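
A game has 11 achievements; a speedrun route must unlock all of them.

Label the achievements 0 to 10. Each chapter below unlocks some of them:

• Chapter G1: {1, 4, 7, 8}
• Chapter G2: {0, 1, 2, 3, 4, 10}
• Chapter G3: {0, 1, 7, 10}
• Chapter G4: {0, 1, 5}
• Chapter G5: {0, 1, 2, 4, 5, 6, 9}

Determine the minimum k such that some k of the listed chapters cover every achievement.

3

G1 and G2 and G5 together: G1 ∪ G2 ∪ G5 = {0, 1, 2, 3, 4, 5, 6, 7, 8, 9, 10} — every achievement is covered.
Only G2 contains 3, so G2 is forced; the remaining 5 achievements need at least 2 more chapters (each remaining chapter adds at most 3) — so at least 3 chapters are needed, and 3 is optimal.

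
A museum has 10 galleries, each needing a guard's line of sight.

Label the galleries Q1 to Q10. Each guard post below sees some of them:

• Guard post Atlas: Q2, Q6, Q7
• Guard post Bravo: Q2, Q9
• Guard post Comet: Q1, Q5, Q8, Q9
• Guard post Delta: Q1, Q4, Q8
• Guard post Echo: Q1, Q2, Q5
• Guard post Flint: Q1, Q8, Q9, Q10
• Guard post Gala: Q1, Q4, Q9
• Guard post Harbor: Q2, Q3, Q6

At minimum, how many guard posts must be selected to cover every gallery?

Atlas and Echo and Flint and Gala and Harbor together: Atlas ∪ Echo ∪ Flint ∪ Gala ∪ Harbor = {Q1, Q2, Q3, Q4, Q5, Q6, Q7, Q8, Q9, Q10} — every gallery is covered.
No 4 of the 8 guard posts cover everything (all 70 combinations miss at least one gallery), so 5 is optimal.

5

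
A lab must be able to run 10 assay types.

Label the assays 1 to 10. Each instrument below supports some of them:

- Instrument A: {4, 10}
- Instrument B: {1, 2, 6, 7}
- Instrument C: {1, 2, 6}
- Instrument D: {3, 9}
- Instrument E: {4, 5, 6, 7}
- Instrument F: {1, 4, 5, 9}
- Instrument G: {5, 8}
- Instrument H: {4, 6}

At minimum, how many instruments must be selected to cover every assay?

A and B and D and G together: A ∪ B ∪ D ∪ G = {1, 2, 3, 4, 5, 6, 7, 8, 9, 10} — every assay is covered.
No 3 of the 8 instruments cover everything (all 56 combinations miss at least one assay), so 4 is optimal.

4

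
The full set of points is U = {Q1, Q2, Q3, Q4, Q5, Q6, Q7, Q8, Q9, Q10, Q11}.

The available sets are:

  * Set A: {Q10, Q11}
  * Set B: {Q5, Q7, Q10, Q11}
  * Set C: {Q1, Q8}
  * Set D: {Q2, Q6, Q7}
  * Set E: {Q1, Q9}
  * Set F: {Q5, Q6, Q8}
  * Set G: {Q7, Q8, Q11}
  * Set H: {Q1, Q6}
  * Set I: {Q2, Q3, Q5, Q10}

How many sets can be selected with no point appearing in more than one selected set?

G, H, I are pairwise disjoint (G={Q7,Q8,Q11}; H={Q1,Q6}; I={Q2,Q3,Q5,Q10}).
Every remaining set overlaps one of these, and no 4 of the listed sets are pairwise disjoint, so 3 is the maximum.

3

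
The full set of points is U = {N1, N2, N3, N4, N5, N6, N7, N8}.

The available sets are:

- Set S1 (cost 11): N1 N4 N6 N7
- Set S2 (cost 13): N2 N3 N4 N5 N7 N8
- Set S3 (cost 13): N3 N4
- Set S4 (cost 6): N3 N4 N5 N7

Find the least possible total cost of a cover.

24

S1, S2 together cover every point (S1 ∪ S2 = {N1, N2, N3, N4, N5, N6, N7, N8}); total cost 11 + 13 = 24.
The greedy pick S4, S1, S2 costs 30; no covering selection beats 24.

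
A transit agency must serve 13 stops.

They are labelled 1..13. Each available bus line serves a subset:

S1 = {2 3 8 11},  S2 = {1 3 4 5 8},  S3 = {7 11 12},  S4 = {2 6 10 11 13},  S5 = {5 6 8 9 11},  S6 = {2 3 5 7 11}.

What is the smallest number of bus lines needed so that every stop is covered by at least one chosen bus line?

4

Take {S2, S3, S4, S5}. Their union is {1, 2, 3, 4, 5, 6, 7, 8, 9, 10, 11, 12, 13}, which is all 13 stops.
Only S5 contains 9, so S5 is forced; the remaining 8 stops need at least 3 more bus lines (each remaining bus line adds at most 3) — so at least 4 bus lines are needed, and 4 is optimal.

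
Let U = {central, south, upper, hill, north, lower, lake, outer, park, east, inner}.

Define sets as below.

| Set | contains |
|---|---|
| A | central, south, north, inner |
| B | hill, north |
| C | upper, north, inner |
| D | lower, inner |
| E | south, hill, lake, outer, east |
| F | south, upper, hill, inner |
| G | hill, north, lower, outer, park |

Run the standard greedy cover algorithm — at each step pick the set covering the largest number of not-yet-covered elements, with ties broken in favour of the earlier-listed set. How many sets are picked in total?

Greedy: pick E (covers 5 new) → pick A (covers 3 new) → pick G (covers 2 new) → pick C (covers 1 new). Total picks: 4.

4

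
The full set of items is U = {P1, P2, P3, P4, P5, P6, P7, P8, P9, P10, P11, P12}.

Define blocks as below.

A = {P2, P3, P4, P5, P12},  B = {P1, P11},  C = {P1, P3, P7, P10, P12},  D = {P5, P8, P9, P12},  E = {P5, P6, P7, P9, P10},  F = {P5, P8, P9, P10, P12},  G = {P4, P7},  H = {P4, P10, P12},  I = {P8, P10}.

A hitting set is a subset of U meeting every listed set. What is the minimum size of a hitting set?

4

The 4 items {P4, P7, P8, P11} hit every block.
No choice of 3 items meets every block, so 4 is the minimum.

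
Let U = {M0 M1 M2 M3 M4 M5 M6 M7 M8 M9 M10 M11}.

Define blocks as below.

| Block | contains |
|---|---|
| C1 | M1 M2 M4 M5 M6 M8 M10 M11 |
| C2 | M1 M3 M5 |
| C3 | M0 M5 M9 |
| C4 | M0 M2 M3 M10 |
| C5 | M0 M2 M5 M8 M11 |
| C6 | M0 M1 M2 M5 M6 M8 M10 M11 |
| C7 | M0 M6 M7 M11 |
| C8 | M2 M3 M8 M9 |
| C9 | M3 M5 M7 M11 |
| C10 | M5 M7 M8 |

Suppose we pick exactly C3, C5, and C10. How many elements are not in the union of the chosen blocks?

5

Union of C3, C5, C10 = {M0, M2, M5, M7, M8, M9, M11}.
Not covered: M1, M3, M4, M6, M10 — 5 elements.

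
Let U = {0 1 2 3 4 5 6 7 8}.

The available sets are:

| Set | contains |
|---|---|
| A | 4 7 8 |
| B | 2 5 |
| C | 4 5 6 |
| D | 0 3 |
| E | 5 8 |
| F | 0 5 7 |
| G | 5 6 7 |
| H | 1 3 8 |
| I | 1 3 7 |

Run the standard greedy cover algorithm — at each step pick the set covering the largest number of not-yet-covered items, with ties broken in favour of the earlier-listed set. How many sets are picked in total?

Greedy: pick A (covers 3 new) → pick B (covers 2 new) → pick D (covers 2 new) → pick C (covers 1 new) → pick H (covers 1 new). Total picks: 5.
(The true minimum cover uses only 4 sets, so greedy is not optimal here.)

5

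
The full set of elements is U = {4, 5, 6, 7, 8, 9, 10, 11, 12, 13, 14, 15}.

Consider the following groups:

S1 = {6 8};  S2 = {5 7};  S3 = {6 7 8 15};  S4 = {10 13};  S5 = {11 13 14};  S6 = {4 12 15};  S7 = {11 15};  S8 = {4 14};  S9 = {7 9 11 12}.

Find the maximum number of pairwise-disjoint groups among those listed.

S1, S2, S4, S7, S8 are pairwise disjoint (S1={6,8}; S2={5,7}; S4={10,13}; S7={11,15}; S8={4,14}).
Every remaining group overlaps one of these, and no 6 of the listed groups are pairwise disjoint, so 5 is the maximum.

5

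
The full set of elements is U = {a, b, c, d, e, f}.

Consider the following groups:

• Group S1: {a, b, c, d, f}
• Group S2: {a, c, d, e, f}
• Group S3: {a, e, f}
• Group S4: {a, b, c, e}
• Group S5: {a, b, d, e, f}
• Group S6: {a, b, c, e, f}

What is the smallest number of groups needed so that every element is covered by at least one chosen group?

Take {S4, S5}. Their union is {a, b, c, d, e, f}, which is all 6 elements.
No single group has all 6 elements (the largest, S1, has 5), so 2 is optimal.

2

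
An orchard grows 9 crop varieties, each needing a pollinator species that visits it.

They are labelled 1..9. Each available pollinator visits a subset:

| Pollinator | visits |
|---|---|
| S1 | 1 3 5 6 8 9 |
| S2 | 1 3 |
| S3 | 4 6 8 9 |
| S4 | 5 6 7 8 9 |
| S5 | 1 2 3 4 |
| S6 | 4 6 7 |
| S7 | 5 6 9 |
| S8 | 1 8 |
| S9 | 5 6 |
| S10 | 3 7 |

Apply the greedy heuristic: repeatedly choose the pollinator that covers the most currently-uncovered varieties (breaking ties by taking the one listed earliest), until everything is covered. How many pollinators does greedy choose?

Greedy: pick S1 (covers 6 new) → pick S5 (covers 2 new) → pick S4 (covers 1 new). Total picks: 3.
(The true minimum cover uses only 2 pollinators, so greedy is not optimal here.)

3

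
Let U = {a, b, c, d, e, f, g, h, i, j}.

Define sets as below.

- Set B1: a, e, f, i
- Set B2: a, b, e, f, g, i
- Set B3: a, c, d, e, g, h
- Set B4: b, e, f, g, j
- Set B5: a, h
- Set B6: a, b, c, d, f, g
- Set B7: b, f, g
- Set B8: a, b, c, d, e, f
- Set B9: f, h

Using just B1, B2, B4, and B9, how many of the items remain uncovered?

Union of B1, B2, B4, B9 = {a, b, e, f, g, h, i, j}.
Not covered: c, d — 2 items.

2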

################

Repeat each line of the data above, exactly as it appears, from the first through the line that contains "Atlas: Q2, Q6, Q7".

## REPLY
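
A game has 11 achievements; a speedrun route must unlock all of them.

Label the achievements 0 to 10. Each chapter below unlocks some of them:

• Chapter G1: {1, 4, 7, 8}
• Chapter G2: {0, 1, 2, 3, 4, 10}
• Chapter G3: {0, 1, 7, 10}
• Chapter G4: {0, 1, 5}
• Chapter G5: {0, 1, 2, 4, 5, 6, 9}

Determine the minimum k such that some k of the listed chapters cover every achievement.

3

G1 and G2 and G5 together: G1 ∪ G2 ∪ G5 = {0, 1, 2, 3, 4, 5, 6, 7, 8, 9, 10} — every achievement is covered.
Only G2 contains 3, so G2 is forced; the remaining 5 achievements need at least 2 more chapters (each remaining chapter adds at most 3) — so at least 3 chapters are needed, and 3 is optimal.

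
A museum has 10 galleries, each needing a guard's line of sight.

Label the galleries Q1 to Q10. Each guard post below sees some of them:

• Guard post Atlas: Q2, Q6, Q7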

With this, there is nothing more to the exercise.